= What you have to do =
Word for word, retype the first line of the records and every following line through the one containing "T3: A=(4,4) B=(13,6)".

Saved data entries:
··········
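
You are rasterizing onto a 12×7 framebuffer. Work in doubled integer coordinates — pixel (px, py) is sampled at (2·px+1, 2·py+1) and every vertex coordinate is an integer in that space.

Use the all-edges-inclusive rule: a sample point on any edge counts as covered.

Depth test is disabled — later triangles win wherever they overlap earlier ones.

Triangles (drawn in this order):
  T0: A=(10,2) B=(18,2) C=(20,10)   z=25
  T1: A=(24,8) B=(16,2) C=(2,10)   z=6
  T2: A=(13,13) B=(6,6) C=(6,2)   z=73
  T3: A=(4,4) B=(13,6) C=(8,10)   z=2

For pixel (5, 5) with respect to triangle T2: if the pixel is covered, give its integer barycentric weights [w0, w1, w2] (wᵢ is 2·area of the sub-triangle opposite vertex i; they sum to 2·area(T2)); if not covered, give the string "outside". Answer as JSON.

T0:
  2·area = 64
  edge (10, 2)→(18, 2): d=(8,0) inclusive
  edge (18, 2)→(20, 10): d=(2,8) inclusive
  edge (20, 10)→(10, 2): d=(-10,-8) inclusive
    (6,1)@(13, 3): e=[8,42,14] → █
    (7,1)@(15, 3): e=[8,26,30] → █
    (8,1)@(17, 3): e=[8,10,46] → █
    (9,1)@(19, 3): e=[8,-6,62] → ·
    (6,2)@(13, 5): e=[24,46,-6] → ·
    (7,2)@(15, 5): e=[24,30,10] → █
    (9,2)@(19, 5): e=[24,-2,42] → ·
    (7,3)@(15, 7): e=[40,34,-10] → ·
    (8,3)@(17, 7): e=[40,18,6] → █
    (9,3)@(19, 7): e=[40,2,22] → █
    (10,3)@(21, 7): e=[40,-14,38] → ·
    (8,4)@(17, 9): e=[56,22,-14] → ·
  covered (8 px):
    · · · · · · · · · · · ·
    · · · · · · █ █ █ · · ·
    · · · · · · · █ █ · · ·
    · · · · · · · · █ █ · ·
    · · · · · · · · · █ · ·
    · · · · · · · · · · · ·
    · · · · · · · · · · · ·
T1:
  2·area = 148  (B↔C swapped to make it positive)
  edge (24, 8)→(2, 10): d=(-22,2) inclusive
  edge (2, 10)→(16, 2): d=(14,-8) inclusive
  edge (16, 2)→(24, 8): d=(8,6) inclusive
    (7,1)@(15, 3): e=[128,6,14] → █
    (8,1)@(17, 3): e=[124,22,2] → █
    (9,1)@(19, 3): e=[120,38,-10] → ·
    (5,2)@(11, 5): e=[92,2,54] → █
    (6,2)@(13, 5): e=[88,18,42] → █
    (9,2)@(19, 5): e=[76,66,6] → █
    (10,2)@(21, 5): e=[72,82,-6] → ·
    (4,3)@(9, 7): e=[52,14,82] → █
    (10,3)@(21, 7): e=[28,110,10] → █
    (11,3)@(23, 7): e=[24,126,-2] → ·
    (2,4)@(5, 9): e=[16,10,122] → █
    (3,4)@(7, 9): e=[12,26,110] → █
    (6,4)@(13, 9): e=[0,74,74] → █  [on edge]
  covered (19 px):
    · · · · · · · · · · · ·
    · · · · · · · █ █ · · ·
    · · · · · █ █ █ █ █ · ·
    · · · · █ █ █ █ █ █ █ ·
    · · █ █ █ █ █ · · · · ·
    · · · · · · · · · · · ·
    · · · · · · · · · · · ·
T2:
  2·area = 28
  edge (13, 13)→(6, 6): d=(-7,-7) inclusive
  edge (6, 6)→(6, 2): d=(0,-4) inclusive
  edge (6, 2)→(13, 13): d=(7,11) inclusive
    (0,0)@(1, 1): e=[0,-20,48] → ·  [on edge]
    (1,1)@(3, 3): e=[0,-12,40] → ·  [on edge]
    (2,2)@(5, 5): e=[0,-4,32] → ·  [on edge]
    (3,2)@(7, 5): e=[14,4,10] → █
    (4,2)@(9, 5): e=[28,12,-12] → ·
    (3,3)@(7, 7): e=[0,4,24] → █  [on edge]
    (4,3)@(9, 7): e=[14,12,2] → █
    (5,3)@(11, 7): e=[28,20,-20] → ·
    (3,4)@(7, 9): e=[-14,4,38] → ·
    (4,4)@(9, 9): e=[0,12,16] → █  [on edge]
    (5,4)@(11, 9): e=[14,20,-6] → ·
    (4,5)@(9, 11): e=[-14,12,30] → ·
    (5,5)@(11, 11): e=[0,20,8] → █  [on edge]
    (6,6)@(13, 13): e=[0,28,0] → █  [on edge]
  covered (6 px):
    · · · · · · · · · · · ·
    · · · · · · · · · · · ·
    · · · █ · · · · · · · ·
    · · · █ █ · · · · · · ·
    · · · · █ · · · · · · ·
    · · · · · █ · · · · · ·
    · · · · · · █ · · · · ·
T3:
  2·area = 46
  edge (4, 4)→(13, 6): d=(9,2) inclusive
  edge (13, 6)→(8, 10): d=(-5,4) inclusive
  edge (8, 10)→(4, 4): d=(-4,-6) inclusive
    (2,2)@(5, 5): e=[7,37,2] → █
    (3,2)@(7, 5): e=[3,29,14] → █
    (4,2)@(9, 5): e=[-1,21,26] → ·
    (2,3)@(5, 7): e=[25,27,-6] → ·
    (3,3)@(7, 7): e=[21,19,6] → █
    (4,3)@(9, 7): e=[17,11,18] → █
    (5,3)@(11, 7): e=[13,3,30] → █
    (6,3)@(13, 7): e=[9,-5,42] → ·
    (3,4)@(7, 9): e=[39,9,-2] → ·
    (4,4)@(9, 9): e=[35,1,10] → █
    (5,4)@(11, 9): e=[31,-7,22] → ·
    (4,5)@(9, 11): e=[53,-9,2] → ·
  covered (6 px):
    · · · · · · · · · · · ·
    · · · · · · · · · · · ·
    · · █ █ · · · · · · · ·
    · · · █ █ █ · · · · · ·
    · · · · █ · · · · · · ·
    · · · · · · · · · · · ·
    · · · · · · · · · · · ·

Final: [20,8,0]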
··········
= Response area =
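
You are rasterizing onto a 12×7 framebuffer. Work in doubled integer coordinates — pixel (px, py) is sampled at (2·px+1, 2·py+1) and every vertex coordinate is an integer in that space.

Use the all-edges-inclusive rule: a sample point on any edge counts as covered.

Depth test is disabled — later triangles win wherever they overlap earlier ones.

Triangles (drawn in this order):
  T0: A=(10,2) B=(18,2) C=(20,10)   z=25
  T1: A=(24,8) B=(16,2) C=(2,10)   z=6
  T2: A=(13,13) B=(6,6) C=(6,2)   z=73
  T3: A=(4,4) B=(13,6) C=(8,10)   z=2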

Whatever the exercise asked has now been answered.